→ Exercise description:
Would you please write out each entry precisely as given?

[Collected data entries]

● ● ● ● ●

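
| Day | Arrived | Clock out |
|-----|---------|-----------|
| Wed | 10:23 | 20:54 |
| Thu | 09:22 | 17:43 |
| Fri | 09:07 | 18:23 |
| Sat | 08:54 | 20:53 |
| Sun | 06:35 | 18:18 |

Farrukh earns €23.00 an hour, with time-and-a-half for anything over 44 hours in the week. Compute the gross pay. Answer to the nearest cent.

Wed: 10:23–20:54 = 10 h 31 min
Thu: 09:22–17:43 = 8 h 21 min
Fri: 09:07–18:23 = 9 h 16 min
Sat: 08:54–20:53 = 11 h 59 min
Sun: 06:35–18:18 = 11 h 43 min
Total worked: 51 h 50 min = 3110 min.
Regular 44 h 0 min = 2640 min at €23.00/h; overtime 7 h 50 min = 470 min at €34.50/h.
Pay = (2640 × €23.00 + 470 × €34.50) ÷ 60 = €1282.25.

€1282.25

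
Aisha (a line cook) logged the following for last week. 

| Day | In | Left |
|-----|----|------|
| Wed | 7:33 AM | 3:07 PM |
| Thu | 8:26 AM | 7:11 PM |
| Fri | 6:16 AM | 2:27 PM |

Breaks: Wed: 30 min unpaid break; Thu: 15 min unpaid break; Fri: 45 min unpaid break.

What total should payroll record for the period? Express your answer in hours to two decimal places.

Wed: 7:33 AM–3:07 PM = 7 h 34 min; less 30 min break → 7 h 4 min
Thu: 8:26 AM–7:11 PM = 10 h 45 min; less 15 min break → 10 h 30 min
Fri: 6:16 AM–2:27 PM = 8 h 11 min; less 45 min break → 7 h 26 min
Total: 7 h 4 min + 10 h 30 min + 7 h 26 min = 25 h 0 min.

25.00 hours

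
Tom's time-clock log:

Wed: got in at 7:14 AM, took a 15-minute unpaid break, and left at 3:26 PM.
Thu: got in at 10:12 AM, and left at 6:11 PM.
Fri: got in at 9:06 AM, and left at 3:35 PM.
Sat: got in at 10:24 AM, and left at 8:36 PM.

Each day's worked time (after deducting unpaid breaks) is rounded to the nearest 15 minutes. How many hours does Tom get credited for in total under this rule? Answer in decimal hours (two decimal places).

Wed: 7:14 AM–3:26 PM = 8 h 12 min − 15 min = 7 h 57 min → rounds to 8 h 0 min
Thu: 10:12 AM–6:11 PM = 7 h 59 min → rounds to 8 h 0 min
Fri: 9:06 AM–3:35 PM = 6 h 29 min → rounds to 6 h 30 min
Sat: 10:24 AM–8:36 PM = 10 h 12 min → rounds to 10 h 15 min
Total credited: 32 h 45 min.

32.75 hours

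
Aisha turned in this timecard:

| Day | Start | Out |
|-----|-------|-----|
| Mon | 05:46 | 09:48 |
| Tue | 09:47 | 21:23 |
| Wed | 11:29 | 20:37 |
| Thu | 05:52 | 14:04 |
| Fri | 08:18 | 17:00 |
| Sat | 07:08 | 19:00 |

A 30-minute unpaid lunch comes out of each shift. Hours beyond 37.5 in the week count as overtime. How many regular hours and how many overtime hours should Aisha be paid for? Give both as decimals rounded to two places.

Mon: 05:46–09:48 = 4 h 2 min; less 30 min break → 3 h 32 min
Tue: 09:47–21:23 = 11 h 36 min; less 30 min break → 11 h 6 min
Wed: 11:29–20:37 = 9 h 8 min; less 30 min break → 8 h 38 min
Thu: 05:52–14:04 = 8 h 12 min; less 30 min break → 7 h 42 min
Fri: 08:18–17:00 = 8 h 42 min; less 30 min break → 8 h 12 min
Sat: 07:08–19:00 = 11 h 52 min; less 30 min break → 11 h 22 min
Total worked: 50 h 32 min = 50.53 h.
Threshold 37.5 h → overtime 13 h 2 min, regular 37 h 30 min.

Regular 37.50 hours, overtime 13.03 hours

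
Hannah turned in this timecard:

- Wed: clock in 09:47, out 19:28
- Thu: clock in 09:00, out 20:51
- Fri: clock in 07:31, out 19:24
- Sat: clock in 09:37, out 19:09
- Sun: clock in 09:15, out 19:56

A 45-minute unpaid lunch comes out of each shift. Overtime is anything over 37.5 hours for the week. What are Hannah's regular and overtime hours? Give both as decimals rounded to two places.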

● ● ● ● ●

→ Solution for this problem:
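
| Day | Arrived | Clock out |
|-----|---------|-----------|
| Wed | 10:23 | 20:54 |
| Thu | 09:22 | 17:43 |
| Fri | 09:07 | 18:23 |
| Sat | 08:54 | 20:53 |
| Sun | 06:35 | 18:18 |

Farrukh earns €23.00 an hour, with time-and-a-half for anything over 44 hours in the week. Compute the gross pay. Answer to the nearest cent.

Wed: 10:23–20:54 = 10 h 31 min
Thu: 09:22–17:43 = 8 h 21 min
Fri: 09:07–18:23 = 9 h 16 min
Sat: 08:54–20:53 = 11 h 59 min
Sun: 06:35–18:18 = 11 h 43 min
Total worked: 51 h 50 min = 3110 min.
Regular 44 h 0 min = 2640 min at €23.00/h; overtime 7 h 50 min = 470 min at €34.50/h.
Pay = (2640 × €23.00 + 470 × €34.50) ÷ 60 = €1282.25.

€1282.25

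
Aisha (a line cook) logged the following for last week. 

| Day | In | Left |
|-----|----|------|
| Wed | 7:33 AM | 3:07 PM |
| Thu | 8:26 AM | 7:11 PM |
| Fri | 6:16 AM | 2:27 PM |

Breaks: Wed: 30 min unpaid break; Thu: 15 min unpaid break; Fri: 45 min unpaid break.

What total should payroll record for the period? Express your answer in hours to two decimal places.

Wed: 7:33 AM–3:07 PM = 7 h 34 min; less 30 min break → 7 h 4 min
Thu: 8:26 AM–7:11 PM = 10 h 45 min; less 15 min break → 10 h 30 min
Fri: 6:16 AM–2:27 PM = 8 h 11 min; less 45 min break → 7 h 26 min
Total: 7 h 4 min + 10 h 30 min + 7 h 26 min = 25 h 0 min.

25.00 hours

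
Tom's time-clock log:

Wed: got in at 7:14 AM, took a 15-minute unpaid break, and left at 3:26 PM.
Thu: got in at 10:12 AM, and left at 6:11 PM.
Fri: got in at 9:06 AM, and left at 3:35 PM.
Sat: got in at 10:24 AM, and left at 8:36 PM.

Each day's worked time (after deducting unpaid breaks) is rounded to the nearest 15 minutes. How many hours does Tom get credited for in total under this rule? Answer in decimal hours (two decimal places).

Wed: 7:14 AM–3:26 PM = 8 h 12 min − 15 min = 7 h 57 min → rounds to 8 h 0 min
Thu: 10:12 AM–6:11 PM = 7 h 59 min → rounds to 8 h 0 min
Fri: 9:06 AM–3:35 PM = 6 h 29 min → rounds to 6 h 30 min
Sat: 10:24 AM–8:36 PM = 10 h 12 min → rounds to 10 h 15 min
Total credited: 32 h 45 min.

32.75 hours

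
Aisha turned in this timecard:

| Day | Start | Out |
|-----|-------|-----|
| Mon | 05:46 | 09:48 |
| Tue | 09:47 | 21:23 |
| Wed | 11:29 | 20:37 |
| Thu | 05:52 | 14:04 |
| Fri | 08:18 | 17:00 |
| Sat | 07:08 | 19:00 |

A 30-minute unpaid lunch comes out of each shift. Hours beyond 37.5 in the week count as overtime. How many regular hours and how many overtime hours should Aisha be paid for? Give both as decimals rounded to two places.

Mon: 05:46–09:48 = 4 h 2 min; less 30 min break → 3 h 32 min
Tue: 09:47–21:23 = 11 h 36 min; less 30 min break → 11 h 6 min
Wed: 11:29–20:37 = 9 h 8 min; less 30 min break → 8 h 38 min
Thu: 05:52–14:04 = 8 h 12 min; less 30 min break → 7 h 42 min
Fri: 08:18–17:00 = 8 h 42 min; less 30 min break → 8 h 12 min
Sat: 07:08–19:00 = 11 h 52 min; less 30 min break → 11 h 22 min
Total worked: 50 h 32 min = 50.53 h.
Threshold 37.5 h → overtime 13 h 2 min, regular 37 h 30 min.

Regular 37.50 hours, overtime 13.03 hours

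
Hannah turned in this timecard:

- Wed: clock in 09:47, out 19:28
- Thu: clock in 09:00, out 20:51
- Fri: clock in 07:31, out 19:24
- Sat: clock in 09:37, out 19:09
- Sun: clock in 09:15, out 19:56

A 45-minute unpaid lunch comes out of each shift. Overtime is anything over 37.5 hours for the week. What are Hannah's regular and overtime hours? Give both as decimals rounded to two places.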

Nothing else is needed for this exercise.